• What needs to be done:
Every record must appear in the response exactly as given.

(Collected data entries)
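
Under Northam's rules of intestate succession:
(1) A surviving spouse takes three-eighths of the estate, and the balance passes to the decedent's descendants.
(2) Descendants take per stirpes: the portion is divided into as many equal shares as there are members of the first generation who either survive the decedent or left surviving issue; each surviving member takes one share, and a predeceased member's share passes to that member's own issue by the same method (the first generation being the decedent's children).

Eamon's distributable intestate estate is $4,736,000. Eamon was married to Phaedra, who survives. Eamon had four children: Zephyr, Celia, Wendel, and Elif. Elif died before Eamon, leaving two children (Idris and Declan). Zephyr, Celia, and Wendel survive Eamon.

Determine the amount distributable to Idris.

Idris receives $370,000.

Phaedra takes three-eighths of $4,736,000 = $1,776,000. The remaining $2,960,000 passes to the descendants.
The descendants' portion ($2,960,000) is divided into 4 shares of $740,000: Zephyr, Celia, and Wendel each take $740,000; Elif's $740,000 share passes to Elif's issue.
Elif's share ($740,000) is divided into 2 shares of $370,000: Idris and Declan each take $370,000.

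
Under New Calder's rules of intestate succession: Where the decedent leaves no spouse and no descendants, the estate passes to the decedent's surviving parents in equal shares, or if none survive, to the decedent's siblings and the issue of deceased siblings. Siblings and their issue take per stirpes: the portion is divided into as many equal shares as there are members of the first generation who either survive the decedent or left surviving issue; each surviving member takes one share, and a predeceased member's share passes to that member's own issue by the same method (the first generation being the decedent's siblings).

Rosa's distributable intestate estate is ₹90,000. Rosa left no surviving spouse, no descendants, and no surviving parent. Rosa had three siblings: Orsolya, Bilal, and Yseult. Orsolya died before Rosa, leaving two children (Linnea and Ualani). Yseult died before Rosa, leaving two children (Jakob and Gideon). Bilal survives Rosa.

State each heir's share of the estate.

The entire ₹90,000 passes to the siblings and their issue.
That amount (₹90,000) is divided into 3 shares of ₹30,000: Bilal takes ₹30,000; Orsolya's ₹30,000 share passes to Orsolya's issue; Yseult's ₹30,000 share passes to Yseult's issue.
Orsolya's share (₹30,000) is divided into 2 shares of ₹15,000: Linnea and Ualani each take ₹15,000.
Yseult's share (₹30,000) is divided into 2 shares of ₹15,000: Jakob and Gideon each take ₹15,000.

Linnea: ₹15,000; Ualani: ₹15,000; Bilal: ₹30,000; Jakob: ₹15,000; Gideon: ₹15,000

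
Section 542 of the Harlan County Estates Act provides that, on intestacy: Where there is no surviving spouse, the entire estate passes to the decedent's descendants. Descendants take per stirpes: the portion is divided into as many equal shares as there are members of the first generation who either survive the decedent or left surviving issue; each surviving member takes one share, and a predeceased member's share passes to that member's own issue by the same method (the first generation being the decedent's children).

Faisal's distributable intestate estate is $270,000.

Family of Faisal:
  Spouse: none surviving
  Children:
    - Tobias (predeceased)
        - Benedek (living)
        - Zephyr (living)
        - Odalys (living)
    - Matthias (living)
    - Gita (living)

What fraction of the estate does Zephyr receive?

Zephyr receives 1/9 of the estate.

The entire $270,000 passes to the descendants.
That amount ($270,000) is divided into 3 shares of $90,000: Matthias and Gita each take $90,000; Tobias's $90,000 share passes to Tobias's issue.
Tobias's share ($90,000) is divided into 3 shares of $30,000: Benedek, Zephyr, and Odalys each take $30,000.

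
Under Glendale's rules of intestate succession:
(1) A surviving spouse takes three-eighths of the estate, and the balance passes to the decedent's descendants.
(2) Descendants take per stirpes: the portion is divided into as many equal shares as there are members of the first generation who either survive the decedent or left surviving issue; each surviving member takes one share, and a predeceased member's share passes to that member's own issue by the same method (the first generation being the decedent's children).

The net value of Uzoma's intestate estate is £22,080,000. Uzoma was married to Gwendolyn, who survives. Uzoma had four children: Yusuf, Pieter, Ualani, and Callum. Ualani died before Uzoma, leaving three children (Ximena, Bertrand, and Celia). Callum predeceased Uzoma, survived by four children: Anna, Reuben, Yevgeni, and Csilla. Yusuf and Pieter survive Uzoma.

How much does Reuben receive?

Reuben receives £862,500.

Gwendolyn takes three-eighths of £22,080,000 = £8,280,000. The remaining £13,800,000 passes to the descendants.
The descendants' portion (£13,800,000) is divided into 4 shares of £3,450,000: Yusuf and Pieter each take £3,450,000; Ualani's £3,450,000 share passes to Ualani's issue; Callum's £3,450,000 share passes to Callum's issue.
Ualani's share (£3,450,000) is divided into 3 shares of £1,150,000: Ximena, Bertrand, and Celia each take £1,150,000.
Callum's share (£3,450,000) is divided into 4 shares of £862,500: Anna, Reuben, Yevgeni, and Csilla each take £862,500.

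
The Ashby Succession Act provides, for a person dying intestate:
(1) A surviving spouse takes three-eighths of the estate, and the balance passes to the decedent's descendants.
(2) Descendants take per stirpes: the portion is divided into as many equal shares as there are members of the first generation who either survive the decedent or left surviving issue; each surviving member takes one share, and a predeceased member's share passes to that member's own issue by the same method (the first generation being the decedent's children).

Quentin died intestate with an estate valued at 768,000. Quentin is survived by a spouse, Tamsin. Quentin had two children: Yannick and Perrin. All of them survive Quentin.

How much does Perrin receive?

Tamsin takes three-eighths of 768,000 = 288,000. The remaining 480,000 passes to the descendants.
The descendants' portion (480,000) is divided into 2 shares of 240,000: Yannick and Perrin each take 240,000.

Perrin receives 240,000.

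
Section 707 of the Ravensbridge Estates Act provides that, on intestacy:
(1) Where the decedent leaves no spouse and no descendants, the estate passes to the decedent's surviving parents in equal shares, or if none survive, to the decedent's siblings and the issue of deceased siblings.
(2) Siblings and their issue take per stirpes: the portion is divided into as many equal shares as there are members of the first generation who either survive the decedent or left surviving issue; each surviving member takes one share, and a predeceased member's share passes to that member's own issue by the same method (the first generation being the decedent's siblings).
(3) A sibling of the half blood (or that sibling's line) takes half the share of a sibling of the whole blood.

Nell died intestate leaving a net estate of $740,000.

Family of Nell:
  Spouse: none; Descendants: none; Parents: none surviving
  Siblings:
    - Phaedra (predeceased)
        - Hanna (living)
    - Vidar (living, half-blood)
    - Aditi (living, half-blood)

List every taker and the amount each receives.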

• Output of the exercise:
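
Under Northam's rules of intestate succession:
(1) A surviving spouse takes three-eighths of the estate, and the balance passes to the decedent's descendants.
(2) Descendants take per stirpes: the portion is divided into as many equal shares as there are members of the first generation who either survive the decedent or left surviving issue; each surviving member takes one share, and a predeceased member's share passes to that member's own issue by the same method (the first generation being the decedent's children).

Eamon's distributable intestate estate is $4,736,000. Eamon was married to Phaedra, who survives. Eamon had four children: Zephyr, Celia, Wendel, and Elif. Elif died before Eamon, leaving two children (Idris and Declan). Zephyr, Celia, and Wendel survive Eamon.

Determine the amount distributable to Idris.

Idris receives $370,000.

Phaedra takes three-eighths of $4,736,000 = $1,776,000. The remaining $2,960,000 passes to the descendants.
The descendants' portion ($2,960,000) is divided into 4 shares of $740,000: Zephyr, Celia, and Wendel each take $740,000; Elif's $740,000 share passes to Elif's issue.
Elif's share ($740,000) is divided into 2 shares of $370,000: Idris and Declan each take $370,000.

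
Under New Calder's rules of intestate succession: Where the decedent leaves no spouse and no descendants, the estate passes to the decedent's surviving parents in equal shares, or if none survive, to the decedent's siblings and the issue of deceased siblings. Siblings and their issue take per stirpes: the portion is divided into as many equal shares as there are members of the first generation who either survive the decedent or left surviving issue; each surviving member takes one share, and a predeceased member's share passes to that member's own issue by the same method (the first generation being the decedent's siblings).

Rosa's distributable intestate estate is ₹90,000. Rosa left no surviving spouse, no descendants, and no surviving parent. Rosa had three siblings: Orsolya, Bilal, and Yseult. Orsolya died before Rosa, leaving two children (Linnea and Ualani). Yseult died before Rosa, leaving two children (Jakob and Gideon). Bilal survives Rosa.

State each heir's share of the estate.

The entire ₹90,000 passes to the siblings and their issue.
That amount (₹90,000) is divided into 3 shares of ₹30,000: Bilal takes ₹30,000; Orsolya's ₹30,000 share passes to Orsolya's issue; Yseult's ₹30,000 share passes to Yseult's issue.
Orsolya's share (₹30,000) is divided into 2 shares of ₹15,000: Linnea and Ualani each take ₹15,000.
Yseult's share (₹30,000) is divided into 2 shares of ₹15,000: Jakob and Gideon each take ₹15,000.

Linnea: ₹15,000; Ualani: ₹15,000; Bilal: ₹30,000; Jakob: ₹15,000; Gideon: ₹15,000

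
Section 542 of the Harlan County Estates Act provides that, on intestacy: Where there is no surviving spouse, the entire estate passes to the decedent's descendants. Descendants take per stirpes: the portion is divided into as many equal shares as there are members of the first generation who either survive the decedent or left surviving issue; each surviving member takes one share, and a predeceased member's share passes to that member's own issue by the same method (the first generation being the decedent's children).

Faisal's distributable intestate estate is $270,000.

Family of Faisal:
  Spouse: none surviving
  Children:
    - Tobias (predeceased)
        - Benedek (living)
        - Zephyr (living)
        - Odalys (living)
    - Matthias (living)
    - Gita (living)

What fraction of the estate does Zephyr receive?

Zephyr receives 1/9 of the estate.

The entire $270,000 passes to the descendants.
That amount ($270,000) is divided into 3 shares of $90,000: Matthias and Gita each take $90,000; Tobias's $90,000 share passes to Tobias's issue.
Tobias's share ($90,000) is divided into 3 shares of $30,000: Benedek, Zephyr, and Odalys each take $30,000.

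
Under Glendale's rules of intestate succession:
(1) A surviving spouse takes three-eighths of the estate, and the balance passes to the decedent's descendants.
(2) Descendants take per stirpes: the portion is divided into as many equal shares as there are members of the first generation who either survive the decedent or left surviving issue; each surviving member takes one share, and a predeceased member's share passes to that member's own issue by the same method (the first generation being the decedent's children).

The net value of Uzoma's intestate estate is £22,080,000. Uzoma was married to Gwendolyn, who survives. Uzoma had four children: Yusuf, Pieter, Ualani, and Callum. Ualani died before Uzoma, leaving three children (Ximena, Bertrand, and Celia). Callum predeceased Uzoma, survived by four children: Anna, Reuben, Yevgeni, and Csilla. Yusuf and Pieter survive Uzoma.

How much does Reuben receive?

Reuben receives £862,500.

Gwendolyn takes three-eighths of £22,080,000 = £8,280,000. The remaining £13,800,000 passes to the descendants.
The descendants' portion (£13,800,000) is divided into 4 shares of £3,450,000: Yusuf and Pieter each take £3,450,000; Ualani's £3,450,000 share passes to Ualani's issue; Callum's £3,450,000 share passes to Callum's issue.
Ualani's share (£3,450,000) is divided into 3 shares of £1,150,000: Ximena, Bertrand, and Celia each take £1,150,000.
Callum's share (£3,450,000) is divided into 4 shares of £862,500: Anna, Reuben, Yevgeni, and Csilla each take £862,500.

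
The Ashby Succession Act provides, for a person dying intestate:
(1) A surviving spouse takes three-eighths of the estate, and the balance passes to the decedent's descendants.
(2) Descendants take per stirpes: the portion is divided into as many equal shares as there are members of the first generation who either survive the decedent or left surviving issue; each surviving member takes one share, and a predeceased member's share passes to that member's own issue by the same method (the first generation being the decedent's children).

Quentin died intestate with an estate valued at 768,000. Quentin is survived by a spouse, Tamsin. Quentin had two children: Yannick and Perrin. All of them survive Quentin.

How much does Perrin receive?

Tamsin takes three-eighths of 768,000 = 288,000. The remaining 480,000 passes to the descendants.
The descendants' portion (480,000) is divided into 2 shares of 240,000: Yannick and Perrin each take 240,000.

Perrin receives 240,000.

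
Section 707 of the Ravensbridge Estates Act provides that, on intestacy:
(1) Where the decedent leaves no spouse and no descendants, the estate passes to the decedent's surviving parents in equal shares, or if none survive, to the decedent's siblings and the issue of deceased siblings.
(2) Siblings and their issue take per stirpes: the portion is divided into as many equal shares as there are members of the first generation who either survive the decedent or left surviving issue; each surviving member takes one share, and a predeceased member's share passes to that member's own issue by the same method (the first generation being the decedent's siblings).
(3) A sibling of the half blood (or that sibling's line) takes half the share of a sibling of the whole blood.

Nell died intestate leaving a net estate of $740,000.

Family of Nell:
  Spouse: none; Descendants: none; Parents: none surviving
  Siblings:
    - Phaedra (predeceased)
        - Hanna (living)
    - Vidar (living, half-blood)
    - Aditi (living, half-blood)

List every taker and the amount each receives.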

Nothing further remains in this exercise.